--- Extracted material Enclosed Below ---

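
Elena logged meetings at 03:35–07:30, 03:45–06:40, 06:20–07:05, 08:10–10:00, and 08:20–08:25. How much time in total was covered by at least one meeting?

5 h 45 min

Merged: 03:35-07:30, 08:10-10:00.
Lengths: 3 h 55 min + 1 h 50 min = 5 h 45 min.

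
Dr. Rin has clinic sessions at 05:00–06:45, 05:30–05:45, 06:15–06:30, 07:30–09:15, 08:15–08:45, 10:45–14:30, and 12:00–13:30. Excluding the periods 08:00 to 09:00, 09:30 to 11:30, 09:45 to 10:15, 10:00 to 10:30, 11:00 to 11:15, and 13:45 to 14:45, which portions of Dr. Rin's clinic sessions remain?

05:00-06:45, 07:30-08:00, 09:00-09:15, 11:30-13:45

A, merged: 05:00-06:45, 07:30-09:15, 10:45-14:30.
B, merged: 08:00-09:00, 09:30-11:30, 13:45-14:45.
05:00-06:45: nothing removed.
07:30-09:15 \ B = 07:30-08:00, 09:00-09:15.
10:45-14:30 \ B = 11:30-13:45.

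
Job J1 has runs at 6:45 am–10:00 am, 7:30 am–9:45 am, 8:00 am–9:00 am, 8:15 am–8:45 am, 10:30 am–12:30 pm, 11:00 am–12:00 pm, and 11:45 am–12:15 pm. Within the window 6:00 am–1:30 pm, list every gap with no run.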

--- End of Enclosed Extracted material ---

Repeat the material above in full. Match it exactly.

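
Elena logged meetings at 03:35–07:30, 03:45–06:40, 06:20–07:05, 08:10–10:00, and 08:20–08:25. How much time in total was covered by at least one meeting?

5 h 45 min

Merged: 03:35-07:30, 08:10-10:00.
Lengths: 3 h 55 min + 1 h 50 min = 5 h 45 min.

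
Dr. Rin has clinic sessions at 05:00–06:45, 05:30–05:45, 06:15–06:30, 07:30–09:15, 08:15–08:45, 10:45–14:30, and 12:00–13:30. Excluding the periods 08:00 to 09:00, 09:30 to 11:30, 09:45 to 10:15, 10:00 to 10:30, 11:00 to 11:15, and 13:45 to 14:45, which portions of Dr. Rin's clinic sessions remain?

05:00-06:45, 07:30-08:00, 09:00-09:15, 11:30-13:45

A, merged: 05:00-06:45, 07:30-09:15, 10:45-14:30.
B, merged: 08:00-09:00, 09:30-11:30, 13:45-14:45.
05:00-06:45: nothing removed.
07:30-09:15 \ B = 07:30-08:00, 09:00-09:15.
10:45-14:30 \ B = 11:30-13:45.

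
Job J1 has runs at 6:45 am–10:00 am, 7:30 am–9:45 am, 8:00 am–9:00 am, 8:15 am–8:45 am, 10:30 am–12:30 pm, 11:00 am–12:00 pm, and 11:45 am–12:15 pm. Within the window 6:00 am–1:30 pm, list every gap with no run.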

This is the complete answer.